**SUPPLIED RECORDS**

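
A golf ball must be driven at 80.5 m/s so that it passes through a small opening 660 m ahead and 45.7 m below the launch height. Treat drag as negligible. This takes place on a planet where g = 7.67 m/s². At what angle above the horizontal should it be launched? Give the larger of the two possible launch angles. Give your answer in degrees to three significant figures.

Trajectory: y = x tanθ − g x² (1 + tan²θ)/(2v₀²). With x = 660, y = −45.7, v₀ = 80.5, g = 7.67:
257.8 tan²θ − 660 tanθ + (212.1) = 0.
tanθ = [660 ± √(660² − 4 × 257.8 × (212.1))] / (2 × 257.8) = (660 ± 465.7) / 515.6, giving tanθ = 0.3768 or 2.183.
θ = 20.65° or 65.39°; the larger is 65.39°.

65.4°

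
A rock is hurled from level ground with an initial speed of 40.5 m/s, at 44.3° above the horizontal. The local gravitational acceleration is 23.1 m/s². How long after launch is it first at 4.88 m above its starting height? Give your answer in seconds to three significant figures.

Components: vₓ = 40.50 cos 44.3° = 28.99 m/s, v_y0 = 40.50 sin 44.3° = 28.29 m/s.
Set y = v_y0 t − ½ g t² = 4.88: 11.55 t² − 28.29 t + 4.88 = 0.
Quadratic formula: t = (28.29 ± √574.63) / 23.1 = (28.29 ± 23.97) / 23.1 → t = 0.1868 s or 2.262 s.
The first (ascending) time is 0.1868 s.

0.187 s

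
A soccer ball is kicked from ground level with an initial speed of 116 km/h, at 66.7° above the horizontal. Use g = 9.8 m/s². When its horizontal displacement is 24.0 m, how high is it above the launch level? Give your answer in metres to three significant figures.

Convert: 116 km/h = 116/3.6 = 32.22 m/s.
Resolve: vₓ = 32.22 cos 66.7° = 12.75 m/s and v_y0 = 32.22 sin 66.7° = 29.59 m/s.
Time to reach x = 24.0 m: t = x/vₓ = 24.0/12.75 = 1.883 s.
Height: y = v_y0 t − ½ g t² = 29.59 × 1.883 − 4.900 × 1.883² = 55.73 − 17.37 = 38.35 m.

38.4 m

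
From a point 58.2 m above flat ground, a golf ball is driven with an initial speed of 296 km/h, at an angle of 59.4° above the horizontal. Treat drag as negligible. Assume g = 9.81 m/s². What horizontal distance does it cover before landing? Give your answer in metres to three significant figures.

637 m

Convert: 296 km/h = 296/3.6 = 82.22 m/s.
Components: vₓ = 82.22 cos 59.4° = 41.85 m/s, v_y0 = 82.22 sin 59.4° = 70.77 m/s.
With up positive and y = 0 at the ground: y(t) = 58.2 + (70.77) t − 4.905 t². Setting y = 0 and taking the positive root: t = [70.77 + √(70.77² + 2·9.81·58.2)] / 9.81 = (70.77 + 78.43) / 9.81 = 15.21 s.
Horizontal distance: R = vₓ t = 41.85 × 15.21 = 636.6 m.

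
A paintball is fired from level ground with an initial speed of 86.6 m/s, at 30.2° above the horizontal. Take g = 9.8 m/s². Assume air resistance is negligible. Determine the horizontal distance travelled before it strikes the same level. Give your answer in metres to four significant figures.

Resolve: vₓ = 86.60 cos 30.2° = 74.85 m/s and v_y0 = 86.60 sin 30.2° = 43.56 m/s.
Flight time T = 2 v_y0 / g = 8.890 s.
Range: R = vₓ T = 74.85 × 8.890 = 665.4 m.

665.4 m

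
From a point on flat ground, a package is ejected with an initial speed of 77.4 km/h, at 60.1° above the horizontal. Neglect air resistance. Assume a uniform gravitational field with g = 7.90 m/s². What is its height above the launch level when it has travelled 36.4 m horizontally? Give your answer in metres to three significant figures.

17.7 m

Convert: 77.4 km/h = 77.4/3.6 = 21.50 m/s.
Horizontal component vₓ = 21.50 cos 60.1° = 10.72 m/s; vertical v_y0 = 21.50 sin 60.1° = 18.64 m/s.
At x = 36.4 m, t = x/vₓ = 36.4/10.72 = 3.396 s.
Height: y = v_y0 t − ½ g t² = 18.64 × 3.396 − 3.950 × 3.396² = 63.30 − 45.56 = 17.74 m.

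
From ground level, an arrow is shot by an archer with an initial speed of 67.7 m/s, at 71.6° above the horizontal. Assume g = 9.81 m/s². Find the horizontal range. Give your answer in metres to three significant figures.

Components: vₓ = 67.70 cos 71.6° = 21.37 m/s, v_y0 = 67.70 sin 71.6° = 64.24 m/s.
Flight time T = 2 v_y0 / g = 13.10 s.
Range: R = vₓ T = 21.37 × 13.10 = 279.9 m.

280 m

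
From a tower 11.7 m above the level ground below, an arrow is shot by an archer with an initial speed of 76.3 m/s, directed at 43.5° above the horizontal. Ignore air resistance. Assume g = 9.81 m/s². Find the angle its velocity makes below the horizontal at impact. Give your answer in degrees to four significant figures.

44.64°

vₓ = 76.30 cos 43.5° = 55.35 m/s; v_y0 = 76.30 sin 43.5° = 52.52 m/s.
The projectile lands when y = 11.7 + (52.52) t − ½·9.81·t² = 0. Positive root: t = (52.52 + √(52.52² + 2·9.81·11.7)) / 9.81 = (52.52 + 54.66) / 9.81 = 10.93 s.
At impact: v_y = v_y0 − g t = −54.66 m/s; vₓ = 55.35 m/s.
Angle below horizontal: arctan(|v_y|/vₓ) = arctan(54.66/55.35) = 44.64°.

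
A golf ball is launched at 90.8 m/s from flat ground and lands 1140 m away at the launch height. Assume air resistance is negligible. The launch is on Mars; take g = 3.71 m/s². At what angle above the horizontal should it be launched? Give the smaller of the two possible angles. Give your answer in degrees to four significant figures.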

**YOUR OBJECTIVE**
Restate the whole set of entries exactly.

**TASK SOLUTION**
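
A golf ball must be driven at 80.5 m/s so that it passes through a small opening 660 m ahead and 45.7 m below the launch height. Treat drag as negligible. This takes place on a planet where g = 7.67 m/s². At what angle above the horizontal should it be launched? Give the larger of the two possible launch angles. Give your answer in degrees to three significant figures.

Trajectory: y = x tanθ − g x² (1 + tan²θ)/(2v₀²). With x = 660, y = −45.7, v₀ = 80.5, g = 7.67:
257.8 tan²θ − 660 tanθ + (212.1) = 0.
tanθ = [660 ± √(660² − 4 × 257.8 × (212.1))] / (2 × 257.8) = (660 ± 465.7) / 515.6, giving tanθ = 0.3768 or 2.183.
θ = 20.65° or 65.39°; the larger is 65.39°.

65.4°

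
A rock is hurled from level ground with an initial speed of 40.5 m/s, at 44.3° above the horizontal. The local gravitational acceleration is 23.1 m/s². How long after launch is it first at 4.88 m above its starting height? Give your answer in seconds to three significant figures.

Components: vₓ = 40.50 cos 44.3° = 28.99 m/s, v_y0 = 40.50 sin 44.3° = 28.29 m/s.
Set y = v_y0 t − ½ g t² = 4.88: 11.55 t² − 28.29 t + 4.88 = 0.
Quadratic formula: t = (28.29 ± √574.63) / 23.1 = (28.29 ± 23.97) / 23.1 → t = 0.1868 s or 2.262 s.
The first (ascending) time is 0.1868 s.

0.187 s

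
A soccer ball is kicked from ground level with an initial speed of 116 km/h, at 66.7° above the horizontal. Use g = 9.8 m/s². When its horizontal displacement is 24.0 m, how high is it above the launch level? Give your answer in metres to three significant figures.

Convert: 116 km/h = 116/3.6 = 32.22 m/s.
Resolve: vₓ = 32.22 cos 66.7° = 12.75 m/s and v_y0 = 32.22 sin 66.7° = 29.59 m/s.
Time to reach x = 24.0 m: t = x/vₓ = 24.0/12.75 = 1.883 s.
Height: y = v_y0 t − ½ g t² = 29.59 × 1.883 − 4.900 × 1.883² = 55.73 − 17.37 = 38.35 m.

38.4 m

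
From a point 58.2 m above flat ground, a golf ball is driven with an initial speed of 296 km/h, at an angle of 59.4° above the horizontal. Treat drag as negligible. Assume g = 9.81 m/s². What horizontal distance does it cover before landing? Give your answer in metres to three significant figures.

637 m

Convert: 296 km/h = 296/3.6 = 82.22 m/s.
Components: vₓ = 82.22 cos 59.4° = 41.85 m/s, v_y0 = 82.22 sin 59.4° = 70.77 m/s.
With up positive and y = 0 at the ground: y(t) = 58.2 + (70.77) t − 4.905 t². Setting y = 0 and taking the positive root: t = [70.77 + √(70.77² + 2·9.81·58.2)] / 9.81 = (70.77 + 78.43) / 9.81 = 15.21 s.
Horizontal distance: R = vₓ t = 41.85 × 15.21 = 636.6 m.

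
A paintball is fired from level ground with an initial speed of 86.6 m/s, at 30.2° above the horizontal. Take g = 9.8 m/s². Assume air resistance is negligible. Determine the horizontal distance travelled before it strikes the same level. Give your answer in metres to four significant figures.

Resolve: vₓ = 86.60 cos 30.2° = 74.85 m/s and v_y0 = 86.60 sin 30.2° = 43.56 m/s.
Flight time T = 2 v_y0 / g = 8.890 s.
Range: R = vₓ T = 74.85 × 8.890 = 665.4 m.

665.4 m

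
From a point on flat ground, a package is ejected with an initial speed of 77.4 km/h, at 60.1° above the horizontal. Neglect air resistance. Assume a uniform gravitational field with g = 7.90 m/s². What is its height above the launch level when it has travelled 36.4 m horizontally? Give your answer in metres to three significant figures.

17.7 m

Convert: 77.4 km/h = 77.4/3.6 = 21.50 m/s.
Horizontal component vₓ = 21.50 cos 60.1° = 10.72 m/s; vertical v_y0 = 21.50 sin 60.1° = 18.64 m/s.
At x = 36.4 m, t = x/vₓ = 36.4/10.72 = 3.396 s.
Height: y = v_y0 t − ½ g t² = 18.64 × 3.396 − 3.950 × 3.396² = 63.30 − 45.56 = 17.74 m.

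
From ground level, an arrow is shot by an archer with an initial speed of 67.7 m/s, at 71.6° above the horizontal. Assume g = 9.81 m/s². Find the horizontal range. Give your answer in metres to three significant figures.

Components: vₓ = 67.70 cos 71.6° = 21.37 m/s, v_y0 = 67.70 sin 71.6° = 64.24 m/s.
Flight time T = 2 v_y0 / g = 13.10 s.
Range: R = vₓ T = 21.37 × 13.10 = 279.9 m.

280 m

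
From a tower 11.7 m above the level ground below, an arrow is shot by an archer with an initial speed of 76.3 m/s, directed at 43.5° above the horizontal. Ignore air resistance. Assume g = 9.81 m/s². Find the angle its velocity makes below the horizontal at impact. Give your answer in degrees to four significant figures.

44.64°

vₓ = 76.30 cos 43.5° = 55.35 m/s; v_y0 = 76.30 sin 43.5° = 52.52 m/s.
The projectile lands when y = 11.7 + (52.52) t − ½·9.81·t² = 0. Positive root: t = (52.52 + √(52.52² + 2·9.81·11.7)) / 9.81 = (52.52 + 54.66) / 9.81 = 10.93 s.
At impact: v_y = v_y0 − g t = −54.66 m/s; vₓ = 55.35 m/s.
Angle below horizontal: arctan(|v_y|/vₓ) = arctan(54.66/55.35) = 44.64°.

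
A golf ball is launched at 90.8 m/s from flat ground and lands 1140 m away at the launch height. Assume air resistance is negligible. The launch is on Mars; take g = 3.71 m/s². At what angle above the horizontal should it be launched? Give the smaller of the two possible angles. Give your answer in degrees to four significant figures.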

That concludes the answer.